Required action -
Without changing anything, output the records below.

Data listing: Begin

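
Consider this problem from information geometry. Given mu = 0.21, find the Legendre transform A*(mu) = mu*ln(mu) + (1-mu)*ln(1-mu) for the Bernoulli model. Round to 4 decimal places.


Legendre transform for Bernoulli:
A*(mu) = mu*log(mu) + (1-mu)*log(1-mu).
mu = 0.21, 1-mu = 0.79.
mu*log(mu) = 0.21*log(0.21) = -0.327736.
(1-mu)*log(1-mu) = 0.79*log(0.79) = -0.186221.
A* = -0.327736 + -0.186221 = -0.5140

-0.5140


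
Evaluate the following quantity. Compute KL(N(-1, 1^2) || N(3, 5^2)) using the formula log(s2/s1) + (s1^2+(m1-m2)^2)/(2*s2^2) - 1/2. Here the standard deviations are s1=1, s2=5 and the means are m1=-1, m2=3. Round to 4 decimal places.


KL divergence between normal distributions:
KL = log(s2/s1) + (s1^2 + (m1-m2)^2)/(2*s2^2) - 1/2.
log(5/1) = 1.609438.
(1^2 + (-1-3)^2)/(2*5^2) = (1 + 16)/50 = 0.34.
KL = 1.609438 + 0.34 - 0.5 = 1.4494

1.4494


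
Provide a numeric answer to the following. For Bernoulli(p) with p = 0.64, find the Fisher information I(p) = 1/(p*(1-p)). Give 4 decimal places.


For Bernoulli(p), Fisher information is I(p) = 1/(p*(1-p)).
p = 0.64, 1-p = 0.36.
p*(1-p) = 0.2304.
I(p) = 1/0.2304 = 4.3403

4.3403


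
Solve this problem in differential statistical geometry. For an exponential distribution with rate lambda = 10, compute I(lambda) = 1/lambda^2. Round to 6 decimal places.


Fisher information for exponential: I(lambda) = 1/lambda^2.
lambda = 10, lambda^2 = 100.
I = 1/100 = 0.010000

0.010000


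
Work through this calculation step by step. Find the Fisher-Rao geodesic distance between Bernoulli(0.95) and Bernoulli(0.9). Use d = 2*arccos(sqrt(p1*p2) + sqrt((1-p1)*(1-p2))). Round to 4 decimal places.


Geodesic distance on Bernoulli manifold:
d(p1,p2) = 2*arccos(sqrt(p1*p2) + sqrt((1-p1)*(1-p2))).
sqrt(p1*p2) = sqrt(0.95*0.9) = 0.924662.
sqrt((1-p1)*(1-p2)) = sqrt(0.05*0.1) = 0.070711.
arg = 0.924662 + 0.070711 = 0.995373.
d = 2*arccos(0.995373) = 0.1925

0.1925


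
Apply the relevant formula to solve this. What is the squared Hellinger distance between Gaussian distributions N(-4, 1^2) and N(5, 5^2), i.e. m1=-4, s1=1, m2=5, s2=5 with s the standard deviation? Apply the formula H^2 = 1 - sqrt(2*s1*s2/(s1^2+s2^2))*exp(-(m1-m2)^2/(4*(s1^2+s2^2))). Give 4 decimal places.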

Data listing: End

Answer area -
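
Consider this problem from information geometry. Given mu = 0.21, find the Legendre transform A*(mu) = mu*ln(mu) + (1-mu)*ln(1-mu) for the Bernoulli model. Round to 4 decimal places.


Legendre transform for Bernoulli:
A*(mu) = mu*log(mu) + (1-mu)*log(1-mu).
mu = 0.21, 1-mu = 0.79.
mu*log(mu) = 0.21*log(0.21) = -0.327736.
(1-mu)*log(1-mu) = 0.79*log(0.79) = -0.186221.
A* = -0.327736 + -0.186221 = -0.5140

-0.5140


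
Evaluate the following quantity. Compute KL(N(-1, 1^2) || N(3, 5^2)) using the formula log(s2/s1) + (s1^2+(m1-m2)^2)/(2*s2^2) - 1/2. Here the standard deviations are s1=1, s2=5 and the means are m1=-1, m2=3. Round to 4 decimal places.


KL divergence between normal distributions:
KL = log(s2/s1) + (s1^2 + (m1-m2)^2)/(2*s2^2) - 1/2.
log(5/1) = 1.609438.
(1^2 + (-1-3)^2)/(2*5^2) = (1 + 16)/50 = 0.34.
KL = 1.609438 + 0.34 - 0.5 = 1.4494

1.4494


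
Provide a numeric answer to the following. For Bernoulli(p) with p = 0.64, find the Fisher information I(p) = 1/(p*(1-p)). Give 4 decimal places.


For Bernoulli(p), Fisher information is I(p) = 1/(p*(1-p)).
p = 0.64, 1-p = 0.36.
p*(1-p) = 0.2304.
I(p) = 1/0.2304 = 4.3403

4.3403


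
Solve this problem in differential statistical geometry. For an exponential distribution with rate lambda = 10, compute I(lambda) = 1/lambda^2. Round to 6 decimal places.


Fisher information for exponential: I(lambda) = 1/lambda^2.
lambda = 10, lambda^2 = 100.
I = 1/100 = 0.010000

0.010000


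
Work through this calculation step by step. Find the Fisher-Rao geodesic distance between Bernoulli(0.95) and Bernoulli(0.9). Use d = 2*arccos(sqrt(p1*p2) + sqrt((1-p1)*(1-p2))). Round to 4 decimal places.


Geodesic distance on Bernoulli manifold:
d(p1,p2) = 2*arccos(sqrt(p1*p2) + sqrt((1-p1)*(1-p2))).
sqrt(p1*p2) = sqrt(0.95*0.9) = 0.924662.
sqrt((1-p1)*(1-p2)) = sqrt(0.05*0.1) = 0.070711.
arg = 0.924662 + 0.070711 = 0.995373.
d = 2*arccos(0.995373) = 0.1925

0.1925


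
Apply the relevant formula to solve this. What is the squared Hellinger distance between Gaussian distributions N(-4, 1^2) and N(5, 5^2), i.e. m1=-4, s1=1, m2=5, s2=5 with s the standard deviation? Apply the formula H^2 = 1 - sqrt(2*s1*s2/(s1^2+s2^2))*exp(-(m1-m2)^2/(4*(s1^2+s2^2))). Give 4 decimal places.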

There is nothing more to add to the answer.